Records supplied =>
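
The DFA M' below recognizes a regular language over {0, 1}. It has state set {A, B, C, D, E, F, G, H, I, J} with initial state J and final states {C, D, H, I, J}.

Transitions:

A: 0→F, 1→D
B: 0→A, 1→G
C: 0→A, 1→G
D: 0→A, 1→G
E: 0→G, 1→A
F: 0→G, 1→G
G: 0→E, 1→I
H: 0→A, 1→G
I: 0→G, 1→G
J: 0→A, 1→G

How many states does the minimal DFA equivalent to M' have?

First remove the unreachable states {B,C,H}; 7 states remain.
P0 = {D,I,J} | {A,E,F,G}.
Split {A,E,F,G} by δ(·,1) → {A,G} and {E,F}.
The partition is now stable with 3 blocks: {D,I,J} | {A,G} | {E,F}.

3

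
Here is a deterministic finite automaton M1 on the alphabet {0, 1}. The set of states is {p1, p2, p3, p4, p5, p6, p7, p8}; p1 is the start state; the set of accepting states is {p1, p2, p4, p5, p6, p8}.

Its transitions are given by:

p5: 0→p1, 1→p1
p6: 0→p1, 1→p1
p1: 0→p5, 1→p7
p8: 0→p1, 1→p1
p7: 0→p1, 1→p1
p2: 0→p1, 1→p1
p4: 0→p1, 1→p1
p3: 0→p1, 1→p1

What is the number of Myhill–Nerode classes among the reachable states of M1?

States {p2,p3,p4,p6,p8} cannot be reached from the start state, so discard them.
Start with accepting vs non-accepting: {p1,p5} | {p7}.
Refine {p1,p5} on symbol 1: members go to different blocks, giving {p1} and {p5}.
The partition is now stable with 3 blocks: {p1} | {p7} | {p5}.

3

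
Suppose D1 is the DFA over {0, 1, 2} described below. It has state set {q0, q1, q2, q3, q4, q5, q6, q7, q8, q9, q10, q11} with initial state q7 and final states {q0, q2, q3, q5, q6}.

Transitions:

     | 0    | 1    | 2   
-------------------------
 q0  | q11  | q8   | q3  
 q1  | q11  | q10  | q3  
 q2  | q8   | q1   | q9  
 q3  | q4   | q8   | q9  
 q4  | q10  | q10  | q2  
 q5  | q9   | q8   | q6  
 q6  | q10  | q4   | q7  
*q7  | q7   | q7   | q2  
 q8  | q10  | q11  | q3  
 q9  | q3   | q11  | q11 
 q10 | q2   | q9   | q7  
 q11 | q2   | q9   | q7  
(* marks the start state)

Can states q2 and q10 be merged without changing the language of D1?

Reachable states from the start: {q1,q2,q3,q4,q7,q8,q9,q10,q11}. Unreachable: {q0,q5,q6} — drop them.
Initial partition by acceptance: {q2,q3} | {q1,q4,q7,q8,q9,q10,q11}.
Refine {q1,q4,q7,q8,q9,q10,q11} on symbol 0: members go to different blocks, giving {q1,q4,q7,q8} and {q9,q10,q11}.
Split {q1,q4,q7,q8} by δ(·,0) → {q1,q4,q8} and {q7}.
Refine {q9,q10,q11} on symbol 2: members go to different blocks, giving {q10,q11} and {q9}.
No further refinement is possible. Final partition (5 blocks): {q2,q3} | {q1,q4,q8} | {q10,q11} | {q7} | {q9}.
q2 and q10 end up in different blocks, so they are distinguishable. For instance, the string 'ε' is accepted from only q2.

No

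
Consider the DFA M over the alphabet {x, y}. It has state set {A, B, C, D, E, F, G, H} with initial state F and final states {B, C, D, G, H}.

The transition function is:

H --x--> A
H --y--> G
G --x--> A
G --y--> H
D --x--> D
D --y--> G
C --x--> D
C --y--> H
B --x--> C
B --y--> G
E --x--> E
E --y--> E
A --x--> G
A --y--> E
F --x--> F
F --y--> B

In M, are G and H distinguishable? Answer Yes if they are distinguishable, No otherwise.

All states are reachable from the start state.
P0 = {B,C,D,G,H} | {A,E,F}.
Split {B,C,D,G,H} by δ(·,x) → {B,C,D} and {G,H}.
Refine {A,E,F} on symbol x: members go to different blocks, giving {E,F} and {A}.
Split {E,F} by δ(·,y) → {E} and {F}.
The partition is now stable with 5 blocks: {B,C,D} | {E} | {G,H} | {A} | {F}.
G and H lie in the same block of the stable partition, so they are equivalent — no string distinguishes them.

No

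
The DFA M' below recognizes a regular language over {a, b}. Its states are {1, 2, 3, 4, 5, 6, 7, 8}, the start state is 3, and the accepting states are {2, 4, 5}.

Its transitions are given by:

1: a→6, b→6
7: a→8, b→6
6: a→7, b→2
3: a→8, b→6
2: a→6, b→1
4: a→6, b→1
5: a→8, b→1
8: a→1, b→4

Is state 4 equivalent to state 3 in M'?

No

First remove the unreachable states {5}; 7 states remain.
Initial partition by acceptance: {2,4} | {1,3,6,7,8}.
On input b, block {1,3,6,7,8} splits into {1,3,7} and {6,8}.
Stable partition: {2,4} | {1,3,7} | {6,8} — 3 equivalence classes.
4 and 3 end up in different blocks, so they are distinguishable. For instance, the string 'ε' is accepted from only 4.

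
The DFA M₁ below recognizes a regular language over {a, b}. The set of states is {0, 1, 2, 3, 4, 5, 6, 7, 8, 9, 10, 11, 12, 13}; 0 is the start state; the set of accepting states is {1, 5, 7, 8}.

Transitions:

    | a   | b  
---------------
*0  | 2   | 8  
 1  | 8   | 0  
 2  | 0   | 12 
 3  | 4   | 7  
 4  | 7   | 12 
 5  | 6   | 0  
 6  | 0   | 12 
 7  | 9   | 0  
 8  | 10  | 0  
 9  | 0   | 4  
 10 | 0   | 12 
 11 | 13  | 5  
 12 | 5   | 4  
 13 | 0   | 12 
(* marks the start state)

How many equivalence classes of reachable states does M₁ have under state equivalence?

First remove the unreachable states {1,3,11,13}; 10 states remain.
P0 = {5,7,8} | {0,2,4,6,9,10,12}.
Refine {0,2,4,6,9,10,12} on symbol a: members go to different blocks, giving {0,2,6,9,10} and {4,12}.
On input b, block {0,2,6,9,10} splits into {2,6,9,10} and {0}.
No further refinement is possible. Final partition (4 blocks): {5,7,8} | {2,6,9,10} | {4,12} | {0}.

4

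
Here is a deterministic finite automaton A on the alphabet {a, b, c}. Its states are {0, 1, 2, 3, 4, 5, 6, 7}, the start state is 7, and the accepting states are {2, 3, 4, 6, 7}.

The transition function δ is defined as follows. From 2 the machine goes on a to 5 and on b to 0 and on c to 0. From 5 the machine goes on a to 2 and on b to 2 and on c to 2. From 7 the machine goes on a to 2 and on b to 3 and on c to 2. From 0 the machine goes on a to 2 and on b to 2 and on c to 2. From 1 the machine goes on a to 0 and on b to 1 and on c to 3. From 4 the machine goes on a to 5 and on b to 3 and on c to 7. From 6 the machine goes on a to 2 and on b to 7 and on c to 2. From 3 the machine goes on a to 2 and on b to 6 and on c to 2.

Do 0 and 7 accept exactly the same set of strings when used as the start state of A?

No

States {1,4} cannot be reached from the start state, so discard them.
Start with accepting vs non-accepting: {2,3,6,7} | {0,5}.
Split {2,3,6,7} by δ(·,a) → {3,6,7} and {2}.
No further refinement is possible. Final partition (3 blocks): {3,6,7} | {0,5} | {2}.
0 and 7 end up in different blocks, so they are distinguishable. For instance, the string 'ε' is accepted from only 7.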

Problem description =>
Each line in the data that holds the string "regular" should be found and copied.

Written solution =>
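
The DFA M' below recognizes a regular language over {0, 1}. It has state set {A, B, C, D, E, F, G, H, I, J} with initial state J and final states {C, D, H, I, J}.
The DFA M' below recognizes a regular language over {a, b}. Its states are {1, 2, 3, 4, 5, 6, 7, 8}, the start state is 3, and the accepting states are {2, 4, 5}.
The DFA M₁ below recognizes a regular language over {a, b}. The set of states is {0, 1, 2, 3, 4, 5, 6, 7, 8, 9, 10, 11, 12, 13}; 0 is the start state; the set of accepting states is {1, 5, 7, 8}.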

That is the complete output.